▶ ASSIGNMENT
Find every line in the data that contains the word "below". Return each of those lines.

^^^^

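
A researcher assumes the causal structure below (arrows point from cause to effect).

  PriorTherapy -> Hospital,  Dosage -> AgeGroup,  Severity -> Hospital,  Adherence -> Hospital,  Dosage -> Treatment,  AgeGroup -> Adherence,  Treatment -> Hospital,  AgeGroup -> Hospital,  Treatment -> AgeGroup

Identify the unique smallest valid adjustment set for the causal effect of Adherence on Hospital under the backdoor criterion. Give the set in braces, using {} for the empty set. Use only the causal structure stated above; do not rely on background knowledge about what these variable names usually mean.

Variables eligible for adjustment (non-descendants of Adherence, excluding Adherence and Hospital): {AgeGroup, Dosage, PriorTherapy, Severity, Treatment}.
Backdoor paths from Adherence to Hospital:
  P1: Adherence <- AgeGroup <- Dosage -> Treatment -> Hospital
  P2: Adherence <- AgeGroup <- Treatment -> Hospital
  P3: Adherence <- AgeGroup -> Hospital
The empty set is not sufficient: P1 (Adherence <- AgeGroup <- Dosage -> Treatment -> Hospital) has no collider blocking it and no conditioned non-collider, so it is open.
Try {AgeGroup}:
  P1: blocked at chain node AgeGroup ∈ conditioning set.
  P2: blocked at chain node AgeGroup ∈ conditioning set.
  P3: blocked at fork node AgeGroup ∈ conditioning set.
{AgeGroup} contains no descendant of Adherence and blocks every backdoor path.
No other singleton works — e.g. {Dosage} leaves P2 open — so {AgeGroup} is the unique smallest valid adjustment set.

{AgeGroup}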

^^^^

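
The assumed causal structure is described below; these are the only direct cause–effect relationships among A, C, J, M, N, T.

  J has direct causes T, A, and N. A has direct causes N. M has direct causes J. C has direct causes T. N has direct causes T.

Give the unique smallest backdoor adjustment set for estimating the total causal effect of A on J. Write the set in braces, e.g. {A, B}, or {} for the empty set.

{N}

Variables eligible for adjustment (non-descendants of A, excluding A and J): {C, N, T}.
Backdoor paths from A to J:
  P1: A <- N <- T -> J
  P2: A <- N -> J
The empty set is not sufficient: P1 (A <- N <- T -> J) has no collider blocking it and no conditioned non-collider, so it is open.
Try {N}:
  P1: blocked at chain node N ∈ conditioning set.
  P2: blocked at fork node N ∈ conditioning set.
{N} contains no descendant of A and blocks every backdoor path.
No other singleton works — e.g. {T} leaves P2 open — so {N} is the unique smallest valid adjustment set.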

^^^^

▶ EXERCISE RESPONSE
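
A researcher assumes the causal structure below (arrows point from cause to effect).
The assumed causal structure is described below; these are the only direct cause–effect relationships among A, C, J, M, N, T.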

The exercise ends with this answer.